Records from a collection
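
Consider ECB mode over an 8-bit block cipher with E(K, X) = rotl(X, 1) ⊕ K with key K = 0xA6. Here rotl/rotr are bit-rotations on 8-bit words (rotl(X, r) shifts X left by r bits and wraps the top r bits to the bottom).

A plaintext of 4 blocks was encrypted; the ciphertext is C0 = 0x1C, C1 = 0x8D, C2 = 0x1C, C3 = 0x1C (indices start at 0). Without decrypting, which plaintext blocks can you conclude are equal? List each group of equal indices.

P0 = P2 = P3

ECB encrypts each block independently with the same key, so equal ciphertext blocks imply equal plaintext blocks.
C0 = C2 = C3 = 0x1C, so P0 = P2 = P3.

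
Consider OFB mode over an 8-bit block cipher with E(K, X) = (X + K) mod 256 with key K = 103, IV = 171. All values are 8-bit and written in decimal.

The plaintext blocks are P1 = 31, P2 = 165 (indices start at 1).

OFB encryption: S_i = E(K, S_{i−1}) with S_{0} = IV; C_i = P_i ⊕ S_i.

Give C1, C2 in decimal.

C1: S = E(K, 171) = 18; 31 ⊕ 18 = 13.
C2: S = E(K, 18) = 121; 165 ⊕ 121 = 220.

C1 = 13, C2 = 220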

EXERCISE DETAILS | From the line that contains "The plaintext blocks" down to the last line above, print each line exactly as it appears.

THE ANSWER |
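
The plaintext blocks are P1 = 31, P2 = 165 (indices start at 1).

OFB encryption: S_i = E(K, S_{i−1}) with S_{0} = IV; C_i = P_i ⊕ S_i.

Give C1, C2 in decimal.

C1: S = E(K, 171) = 18; 31 ⊕ 18 = 13.
C2: S = E(K, 18) = 121; 165 ⊕ 121 = 220.

C1 = 13, C2 = 220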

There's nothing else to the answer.